▶ **DATA FOR THIS EXERCISE**

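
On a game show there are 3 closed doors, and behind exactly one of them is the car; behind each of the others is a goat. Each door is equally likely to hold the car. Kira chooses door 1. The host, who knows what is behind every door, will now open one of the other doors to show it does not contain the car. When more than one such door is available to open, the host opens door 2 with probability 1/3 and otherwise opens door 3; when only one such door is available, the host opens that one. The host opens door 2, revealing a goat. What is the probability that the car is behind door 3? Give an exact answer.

3/4

Apply Bayes' rule, conditioning on where the car actually is.
If it is behind door 1 (prior 1/3): door 2 is available, opened with probability 1/3; weight (1/3)·(1/3) = 1/9.
If it is behind door 2 (prior 1/3): the host opened door 2, so this case is ruled out; weight (1/3)·0 = 0.
If it is behind door 3 (prior 1/3): only door 2 is available, probability 1; weight (1/3)·1 = 1/3.
The weights sum to 4/9.
So P(the car behind door 3 | the host opened door 2) = (1/3) / (4/9) = 3/4.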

▶ **TASK TO COMPLETE**
Write out the full set of records exactly as given.

▶ **RESULT OF THE TASK**
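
On a game show there are 3 closed doors, and behind exactly one of them is the car; behind each of the others is a goat. Each door is equally likely to hold the car. Kira chooses door 1. The host, who knows what is behind every door, will now open one of the other doors to show it does not contain the car. When more than one such door is available to open, the host opens door 2 with probability 1/3 and otherwise opens door 3; when only one such door is available, the host opens that one. The host opens door 2, revealing a goat. What is the probability that the car is behind door 3? Give an exact answer.

3/4

Apply Bayes' rule, conditioning on where the car actually is.
If it is behind door 1 (prior 1/3): door 2 is available, opened with probability 1/3; weight (1/3)·(1/3) = 1/9.
If it is behind door 2 (prior 1/3): the host opened door 2, so this case is ruled out; weight (1/3)·0 = 0.
If it is behind door 3 (prior 1/3): only door 2 is available, probability 1; weight (1/3)·1 = 1/3.
The weights sum to 4/9.
So P(the car behind door 3 | the host opened door 2) = (1/3) / (4/9) = 3/4.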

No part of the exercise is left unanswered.